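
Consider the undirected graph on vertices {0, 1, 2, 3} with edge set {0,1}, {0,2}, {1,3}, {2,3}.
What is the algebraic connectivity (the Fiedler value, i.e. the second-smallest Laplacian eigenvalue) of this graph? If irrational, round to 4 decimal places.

With the vertex order [0, 1, 2, 3], the degrees are [2, 2, 2, 2], giving D = diag(2, 2, 2, 2) and L = D - A. Computing the eigenvalues of L and sorting gives [0, 2, 2, 4]. The Fiedler value lambda_2 = 2 is strictly positive, so the graph is connected. The largest eigenvalue, 4, is at most the vertex count 4.

2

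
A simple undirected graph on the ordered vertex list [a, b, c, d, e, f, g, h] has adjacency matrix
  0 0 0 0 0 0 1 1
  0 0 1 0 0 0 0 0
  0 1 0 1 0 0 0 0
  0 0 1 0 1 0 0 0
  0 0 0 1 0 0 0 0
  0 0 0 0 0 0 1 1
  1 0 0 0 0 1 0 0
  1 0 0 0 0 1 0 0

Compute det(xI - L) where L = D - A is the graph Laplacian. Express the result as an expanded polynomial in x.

With the vertex order [a, b, c, d, e, f, g, h], the degrees are [2, 1, 2, 2, 1, 2, 2, 2], giving D = diag(2, 1, 2, 2, 1, 2, 2, 2) and L = D - A. L has integer entries, so p(x) = det(xI - L) has integer coefficients. Expanding the determinant yields x^8 - 14x^7 + 78x^6 - 220x^5 + 328x^4 - 240x^3 + 64x^2. The constant term is 0 because L is singular (the all-ones vector lies in its kernel). There are 2 zeros in the spectrum, matching the 2 components.

x^8 - 14x^7 + 78x^6 - 220x^5 + 328x^4 - 240x^3 + 64x^2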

TASK BRIEF:
Write the listing out again, exactly as it reads.

EXERCISE ANSWER:
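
Consider the undirected graph on vertices {0, 1, 2, 3} with edge set {0,1}, {0,2}, {1,3}, {2,3}.
What is the algebraic connectivity (the Fiedler value, i.e. the second-smallest Laplacian eigenvalue) of this graph? If irrational, round to 4 decimal places.

With the vertex order [0, 1, 2, 3], the degrees are [2, 2, 2, 2], giving D = diag(2, 2, 2, 2) and L = D - A. Computing the eigenvalues of L and sorting gives [0, 2, 2, 4]. The Fiedler value lambda_2 = 2 is strictly positive, so the graph is connected. The largest eigenvalue, 4, is at most the vertex count 4.

2

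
A simple undirected graph on the ordered vertex list [a, b, c, d, e, f, g, h] has adjacency matrix
  0 0 0 0 0 0 1 1
  0 0 1 0 0 0 0 0
  0 1 0 1 0 0 0 0
  0 0 1 0 1 0 0 0
  0 0 0 1 0 0 0 0
  0 0 0 0 0 0 1 1
  1 0 0 0 0 1 0 0
  1 0 0 0 0 1 0 0

Compute det(xI - L) where L = D - A is the graph Laplacian. Express the result as an expanded polynomial in x.

With the vertex order [a, b, c, d, e, f, g, h], the degrees are [2, 1, 2, 2, 1, 2, 2, 2], giving D = diag(2, 1, 2, 2, 1, 2, 2, 2) and L = D - A. L has integer entries, so p(x) = det(xI - L) has integer coefficients. Expanding the determinant yields x^8 - 14x^7 + 78x^6 - 220x^5 + 328x^4 - 240x^3 + 64x^2. The constant term is 0 because L is singular (the all-ones vector lies in its kernel). There are 2 zeros in the spectrum, matching the 2 components.

x^8 - 14x^7 + 78x^6 - 220x^5 + 328x^4 - 240x^3 + 64x^2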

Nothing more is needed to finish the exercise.